All lines in the material with the string "segments" should be listed.

——————

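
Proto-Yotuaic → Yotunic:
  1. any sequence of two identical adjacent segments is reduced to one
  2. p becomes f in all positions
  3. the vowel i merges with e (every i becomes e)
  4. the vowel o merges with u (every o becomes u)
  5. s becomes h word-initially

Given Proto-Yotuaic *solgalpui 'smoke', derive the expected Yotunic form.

hulgalfue

Yotunic: start from *solgalpui.
  rule 1: no change — solgalpui
  rule 2 (unconditioned shift): solgalpui → solgalfui
  rule 3 (vowel merger): solgalfui → solgalfue
  rule 4 (vowel merger): solgalfue → sulgalfue
  rule 5 (debuccalisation): sulgalfue → hulgalfue
  ⇒ Yotunic hulgalfue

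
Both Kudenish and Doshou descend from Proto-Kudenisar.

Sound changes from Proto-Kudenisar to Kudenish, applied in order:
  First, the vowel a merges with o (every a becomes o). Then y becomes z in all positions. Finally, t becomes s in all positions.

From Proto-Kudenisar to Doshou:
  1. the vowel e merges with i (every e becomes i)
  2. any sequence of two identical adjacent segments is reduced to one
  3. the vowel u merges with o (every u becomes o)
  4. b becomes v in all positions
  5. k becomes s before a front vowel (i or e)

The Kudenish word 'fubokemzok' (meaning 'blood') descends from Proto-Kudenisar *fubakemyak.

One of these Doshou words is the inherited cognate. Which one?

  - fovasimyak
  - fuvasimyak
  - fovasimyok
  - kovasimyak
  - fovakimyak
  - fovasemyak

fovasimyak

Doshou: *fubakemyak > fubakimyak > fobakimyak > fovakimyak > fovasimyak  (by vowel merger, vowel merger, unconditioned shift, palatalisation)
Only 'fovasimyak' matches the regular Doshou development of *fubakemyak.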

——————

Solution to the exercise.
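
  1. any sequence of two identical adjacent segments is reduced to one
  2. any sequence of two identical adjacent segments is reduced to one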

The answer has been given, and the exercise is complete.